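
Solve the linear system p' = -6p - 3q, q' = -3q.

p(t) = -K_1e^(-6t) - K_2e^(-3t), q(t) = K_2e^(-3t)

Coefficient matrix A = [[-6, -3], [0, -3]].
Characteristic polynomial det(A - λI) = λ^2 + 9λ + 18 = 0.
Eigenvalues λ = -6, -3.
For λ=-6: (A-λI) row 1 is [0, -3], so an eigenvector is (-1, 0).
For λ=-3: (A-λI) row 1 is [-3, -3], so an eigenvector is (-1, 1).
General solution: K_1e^(-6t)(-1,0) + K_2e^(-3t)(-1,1).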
***
**Task goal:**
Without leaving anything out, output all of the material exactly.

**Solved problem:**
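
Solve the linear system p' = -6p - 3q, q' = -3q.

p(t) = -K_1e^(-6t) - K_2e^(-3t), q(t) = K_2e^(-3t)

Coefficient matrix A = [[-6, -3], [0, -3]].
Characteristic polynomial det(A - λI) = λ^2 + 9λ + 18 = 0.
Eigenvalues λ = -6, -3.
For λ=-6: (A-λI) row 1 is [0, -3], so an eigenvector is (-1, 0).
For λ=-3: (A-λI) row 1 is [-3, -3], so an eigenvector is (-1, 1).
General solution: K_1e^(-6t)(-1,0) + K_2e^(-3t)(-1,1).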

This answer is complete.